--- RECORDS TO USE Enclosed Below ---
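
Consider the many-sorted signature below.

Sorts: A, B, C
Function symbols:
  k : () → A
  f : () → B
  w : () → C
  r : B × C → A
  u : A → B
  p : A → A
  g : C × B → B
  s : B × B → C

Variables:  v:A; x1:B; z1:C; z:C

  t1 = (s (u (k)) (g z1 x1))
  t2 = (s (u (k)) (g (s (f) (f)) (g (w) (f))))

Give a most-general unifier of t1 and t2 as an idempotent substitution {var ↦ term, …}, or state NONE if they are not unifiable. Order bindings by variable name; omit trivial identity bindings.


{x1 ↦ (g (w) (f)), z1 ↦ (s (f) (f))}


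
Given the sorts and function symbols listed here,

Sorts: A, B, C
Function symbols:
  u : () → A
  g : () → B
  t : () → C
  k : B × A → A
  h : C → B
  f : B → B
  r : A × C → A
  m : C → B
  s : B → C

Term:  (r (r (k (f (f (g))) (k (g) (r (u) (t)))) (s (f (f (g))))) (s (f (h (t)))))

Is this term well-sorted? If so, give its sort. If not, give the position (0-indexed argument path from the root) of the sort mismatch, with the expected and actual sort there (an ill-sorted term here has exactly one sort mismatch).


well-sorted; sort = A

          (g) : B
        (f (g)) : B
      (f (f (g))) : B
        (g) : B
          (u) : A
          (t) : C
        (r (u) (t)) : A
      (k (g) (r (u) (t))) : A
    (k (f (f (g))) (k (g) (r (u) (t)))) : A
          (g) : B
        (f (g)) : B
      (f (f (g))) : B
    (s (f (f (g)))) : C
  (r (k (f (f (g))) (k (g) (r (u) (t)))) (s (f (f (g))))) : A
        (t) : C
      (h (t)) : B
    (f (h (t))) : B
  (s (f (h (t)))) : C
(r (r (k (f (f (g))) (k (g) (r (u) (t)))) (s (f (f (g))))) (s (f (h (t))))) : A


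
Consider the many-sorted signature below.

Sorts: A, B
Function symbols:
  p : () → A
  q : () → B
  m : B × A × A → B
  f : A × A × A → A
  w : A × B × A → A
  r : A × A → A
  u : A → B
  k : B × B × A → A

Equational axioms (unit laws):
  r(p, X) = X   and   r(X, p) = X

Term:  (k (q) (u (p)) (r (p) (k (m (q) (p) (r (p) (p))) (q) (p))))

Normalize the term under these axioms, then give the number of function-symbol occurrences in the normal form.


size = 11

1. (k (q) (u (p)) (r (p) (k (m (q) (p) (r (p) (p))) (q) (p))))  →  (k (q) (u (p)) (k (m (q) (p) (r (p) (p))) (q) (p)))
2. (k (q) (u (p)) (k (m (q) (p) (r (p) (p))) (q) (p)))  →  (k (q) (u (p)) (k (m (q) (p) (p)) (q) (p)))
normal form: (k (q) (u (p)) (k (m (q) (p) (p)) (q) (p)))


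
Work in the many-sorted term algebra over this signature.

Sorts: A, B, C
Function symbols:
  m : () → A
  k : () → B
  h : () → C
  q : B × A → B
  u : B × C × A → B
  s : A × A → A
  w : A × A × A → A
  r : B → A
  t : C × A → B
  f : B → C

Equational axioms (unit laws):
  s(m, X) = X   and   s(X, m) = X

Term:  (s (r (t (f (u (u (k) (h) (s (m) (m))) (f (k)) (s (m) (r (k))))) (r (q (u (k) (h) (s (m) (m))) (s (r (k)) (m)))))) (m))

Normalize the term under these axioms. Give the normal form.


normal form = (r (t (f (u (u (k) (h) (m)) (f (k)) (r (k)))) (r (q (u (k) (h) (m)) (r (k))))))

1. (s (r (t (f (u (u (k) (h) (s (m) (m))) (f (k)) (s (m) (r (k))))) (r (q (u (k) (h) (s (m) (m))) (s (r (k)) (m)))))) (m))  →  (r (t (f (u (u (k) (h) (s (m) (m))) (f (k)) (s (m) (r (k))))) (r (q (u (k) (h) (s (m) (m))) (s (r (k)) (m))))))
2. (r (t (f (u (u (k) (h) (s (m) (m))) (f (k)) (s (m) (r (k))))) (r (q (u (k) (h) (s (m) (m))) (s (r (k)) (m))))))  →  (r (t (f (u (u (k) (h) (m)) (f (k)) (s (m) (r (k))))) (r (q (u (k) (h) (s (m) (m))) (s (r (k)) (m))))))
3. (r (t (f (u (u (k) (h) (m)) (f (k)) (s (m) (r (k))))) (r (q (u (k) (h) (s (m) (m))) (s (r (k)) (m))))))  →  (r (t (f (u (u (k) (h) (m)) (f (k)) (r (k)))) (r (q (u (k) (h) (s (m) (m))) (s (r (k)) (m))))))
4. (r (t (f (u (u (k) (h) (m)) (f (k)) (r (k)))) (r (q (u (k) (h) (s (m) (m))) (s (r (k)) (m))))))  →  (r (t (f (u (u (k) (h) (m)) (f (k)) (r (k)))) (r (q (u (k) (h) (m)) (s (r (k)) (m))))))
5. (r (t (f (u (u (k) (h) (m)) (f (k)) (r (k)))) (r (q (u (k) (h) (m)) (s (r (k)) (m))))))  →  (r (t (f (u (u (k) (h) (m)) (f (k)) (r (k)))) (r (q (u (k) (h) (m)) (r (k))))))


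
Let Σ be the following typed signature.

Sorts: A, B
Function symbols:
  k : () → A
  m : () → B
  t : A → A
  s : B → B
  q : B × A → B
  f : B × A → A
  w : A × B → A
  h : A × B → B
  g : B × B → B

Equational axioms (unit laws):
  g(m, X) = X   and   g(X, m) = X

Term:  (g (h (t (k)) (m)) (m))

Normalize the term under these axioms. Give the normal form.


normal form = (h (t (k)) (m))

1. (g (h (t (k)) (m)) (m))  →  (h (t (k)) (m))


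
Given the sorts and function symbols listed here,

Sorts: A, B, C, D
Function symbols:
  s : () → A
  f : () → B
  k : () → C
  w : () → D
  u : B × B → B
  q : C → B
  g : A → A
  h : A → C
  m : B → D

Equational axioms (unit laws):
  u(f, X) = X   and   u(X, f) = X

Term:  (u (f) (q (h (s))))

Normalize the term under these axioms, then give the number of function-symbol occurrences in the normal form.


1. (u (f) (q (h (s))))  →  (q (h (s)))
normal form: (q (h (s)))

size = 3


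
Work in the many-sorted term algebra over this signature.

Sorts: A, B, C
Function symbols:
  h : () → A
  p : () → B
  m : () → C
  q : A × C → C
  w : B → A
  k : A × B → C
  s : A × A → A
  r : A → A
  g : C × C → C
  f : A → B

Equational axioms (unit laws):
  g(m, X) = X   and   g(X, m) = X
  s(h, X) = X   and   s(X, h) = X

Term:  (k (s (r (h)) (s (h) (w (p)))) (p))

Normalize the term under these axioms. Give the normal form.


normal form = (k (s (r (h)) (w (p))) (p))

1. (k (s (r (h)) (s (h) (w (p)))) (p))  →  (k (s (r (h)) (w (p))) (p))


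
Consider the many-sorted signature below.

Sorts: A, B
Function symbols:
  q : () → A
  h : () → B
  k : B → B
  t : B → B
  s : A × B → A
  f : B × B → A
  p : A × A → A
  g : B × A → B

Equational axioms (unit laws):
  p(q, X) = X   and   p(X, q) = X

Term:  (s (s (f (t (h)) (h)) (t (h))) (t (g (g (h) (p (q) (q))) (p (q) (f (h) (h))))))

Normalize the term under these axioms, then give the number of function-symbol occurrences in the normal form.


size = 16

1. (s (s (f (t (h)) (h)) (t (h))) (t (g (g (h) (p (q) (q))) (p (q) (f (h) (h))))))  →  (s (s (f (t (h)) (h)) (t (h))) (t (g (g (h) (q)) (p (q) (f (h) (h))))))
2. (s (s (f (t (h)) (h)) (t (h))) (t (g (g (h) (q)) (p (q) (f (h) (h))))))  →  (s (s (f (t (h)) (h)) (t (h))) (t (g (g (h) (q)) (f (h) (h)))))
normal form: (s (s (f (t (h)) (h)) (t (h))) (t (g (g (h) (q)) (f (h) (h)))))


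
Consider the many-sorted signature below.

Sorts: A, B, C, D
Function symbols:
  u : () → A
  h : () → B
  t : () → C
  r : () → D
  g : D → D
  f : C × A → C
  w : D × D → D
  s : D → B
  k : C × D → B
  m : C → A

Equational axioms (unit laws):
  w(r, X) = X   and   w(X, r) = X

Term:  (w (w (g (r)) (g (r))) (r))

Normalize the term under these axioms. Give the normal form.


normal form = (w (g (r)) (g (r)))

1. (w (w (g (r)) (g (r))) (r))  →  (w (g (r)) (g (r)))


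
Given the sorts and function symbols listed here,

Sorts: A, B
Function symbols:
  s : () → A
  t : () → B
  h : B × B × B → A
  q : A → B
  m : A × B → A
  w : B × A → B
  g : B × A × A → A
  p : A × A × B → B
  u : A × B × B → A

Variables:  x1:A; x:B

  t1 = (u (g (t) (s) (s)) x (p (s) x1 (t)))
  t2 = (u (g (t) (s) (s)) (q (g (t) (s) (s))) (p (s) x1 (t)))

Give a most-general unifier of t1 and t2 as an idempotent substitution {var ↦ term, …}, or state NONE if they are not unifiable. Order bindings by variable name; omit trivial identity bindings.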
--- End of Enclosed RECORDS TO USE ---
WHAT THE TASK REQUIRES: Where in the entries above does the word "Variables" appear? Copy each line that has it.

WRITTEN SOLUTION:
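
Variables:  v:A; x1:B; z1:C; z:C
Variables:  x1:A; x:B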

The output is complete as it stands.